**The task**
Please copy each line in the records below that contains the string "counties".

*** Begin section ***

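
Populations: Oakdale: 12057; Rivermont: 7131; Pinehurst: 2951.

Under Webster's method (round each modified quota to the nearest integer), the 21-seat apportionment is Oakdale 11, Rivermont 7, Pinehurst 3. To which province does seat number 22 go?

Oakdale

Priority for the next seat is population ÷ (current seats + 0.5).
Priorities: Oakdale 1048.435, Rivermont 950.800, Pinehurst 843.143.
Highest priority: Oakdale.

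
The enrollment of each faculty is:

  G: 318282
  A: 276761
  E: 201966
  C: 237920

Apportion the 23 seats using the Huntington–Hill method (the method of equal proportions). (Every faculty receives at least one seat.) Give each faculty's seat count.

G: 7, A: 6, E: 5, C: 5

With divisor 44300: modified quotas G 7.185, A 6.247, E 4.559, C 5.371.
Geometric-mean thresholds: G √(7·8)=7.483, A √(6·7)=6.481, E √(4·5)=4.472, C √(5·6)=5.477.
Each quota rounded against its threshold gives G 7, A 6, E 5, C 5 (total 23).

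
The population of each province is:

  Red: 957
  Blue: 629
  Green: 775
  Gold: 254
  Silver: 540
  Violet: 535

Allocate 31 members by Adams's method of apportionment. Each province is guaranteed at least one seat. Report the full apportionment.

Red 8; Blue 5; Green 6; Gold 2; Silver 5; Violet 5

Standard divisor 3690/31 ≈ 119.032; standard quotas: Red 8.040, Blue 5.284, Green 6.511, Gold 2.134, Silver 4.537, Violet 4.495.
Rounding up gives 9, 6, 7, 3, 5, 5 = 35 seats, so the divisor must be adjusted.
With modified divisor 130: modified quotas Red 7.362, Blue 4.838, Green 5.962, Gold 1.954, Silver 4.154, Violet 4.115.
Rounding up: Red 8, Blue 5, Green 6, Gold 2, Silver 5, Violet 5 (total 31).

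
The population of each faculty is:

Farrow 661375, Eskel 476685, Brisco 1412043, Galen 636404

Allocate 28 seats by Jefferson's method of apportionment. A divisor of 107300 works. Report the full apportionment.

Farrow 6, Eskel 4, Brisco 13, Galen 5

With modified divisor 107300: modified quotas Farrow 6.164, Eskel 4.443, Brisco 13.160, Galen 5.931.
Rounding down: Farrow 6, Eskel 4, Brisco 13, Galen 5 (total 28).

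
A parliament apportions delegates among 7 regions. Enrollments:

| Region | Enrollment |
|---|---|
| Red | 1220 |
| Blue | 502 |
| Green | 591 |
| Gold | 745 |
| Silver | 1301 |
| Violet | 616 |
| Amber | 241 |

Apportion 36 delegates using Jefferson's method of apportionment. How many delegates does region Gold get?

Standard divisor 5216/36 ≈ 144.889; standard quotas: Red 8.420, Blue 3.465, Green 4.079, Gold 5.142, Silver 8.979, Violet 4.252, Amber 1.663.
Rounding down gives 8, 3, 4, 5, 8, 4, 1 = 33 seats, so the divisor must be adjusted.
With modified divisor 128: modified quotas Red 9.531, Blue 3.922, Green 4.617, Gold 5.820, Silver 10.164, Violet 4.812, Amber 1.883.
Rounding down: Red 9, Blue 3, Green 4, Gold 5, Silver 10, Violet 4, Amber 1 (total 36).
Gold receives 5.

5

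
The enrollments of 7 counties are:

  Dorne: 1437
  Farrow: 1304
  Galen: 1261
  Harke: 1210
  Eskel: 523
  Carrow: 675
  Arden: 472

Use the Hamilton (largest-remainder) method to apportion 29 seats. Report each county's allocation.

Standard divisor: 6882 ÷ 29 ≈ 237.31.
Standard quotas: Dorne 6.055, Farrow 5.495, Galen 5.314, Harke 5.099, Eskel 2.204, Carrow 2.844, Arden 1.989.
Lower quotas: Dorne 6, Farrow 5, Galen 5, Harke 5, Eskel 2, Carrow 2, Arden 1 (sum 26, leaving 3 seats).
Remainders in descending order: Arden 0.989, Carrow 0.844, Farrow 0.495, Galen 0.314, Eskel 0.204, Harke 0.099, Dorne 0.055.
The surplus seats go to Arden, Carrow, Farrow.

Dorne: 6, Farrow: 6, Galen: 5, Harke: 5, Eskel: 2, Carrow: 3, Arden: 2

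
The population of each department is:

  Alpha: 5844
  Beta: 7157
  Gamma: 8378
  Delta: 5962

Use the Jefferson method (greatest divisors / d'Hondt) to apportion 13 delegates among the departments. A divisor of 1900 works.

With modified divisor 1900: modified quotas Alpha 3.076, Beta 3.767, Gamma 4.409, Delta 3.138.
Rounding down: Alpha 3, Beta 3, Gamma 4, Delta 3 (total 13).

Alpha=3, Beta=3, Gamma=4, Delta=3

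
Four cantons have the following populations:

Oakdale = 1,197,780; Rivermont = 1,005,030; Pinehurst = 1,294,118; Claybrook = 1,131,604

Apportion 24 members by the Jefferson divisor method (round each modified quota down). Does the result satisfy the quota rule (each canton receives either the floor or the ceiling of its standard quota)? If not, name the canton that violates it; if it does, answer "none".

Standard quotas: Oakdale 6.211, Rivermont 5.211, Pinehurst 6.710, Claybrook 5.868.
Jefferson allocation: Oakdale 6, Rivermont 5, Pinehurst 7, Claybrook 6.
Every allocation lies between the lower and upper quota.

none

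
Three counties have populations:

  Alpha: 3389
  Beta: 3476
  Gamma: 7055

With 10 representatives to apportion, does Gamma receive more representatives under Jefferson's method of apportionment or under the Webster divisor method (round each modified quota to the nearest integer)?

Jefferson: Alpha 2, Beta 2, Gamma 6.
Webster: Alpha 2, Beta 3, Gamma 5.
Gamma gets 6 under Jefferson and 5 under Webster.

Jefferson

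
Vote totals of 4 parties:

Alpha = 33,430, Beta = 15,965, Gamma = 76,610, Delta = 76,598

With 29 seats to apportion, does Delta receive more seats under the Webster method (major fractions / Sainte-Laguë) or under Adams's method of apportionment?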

*** End section ***

**Solution**
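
The enrollments of 7 counties are:
Three counties have populations: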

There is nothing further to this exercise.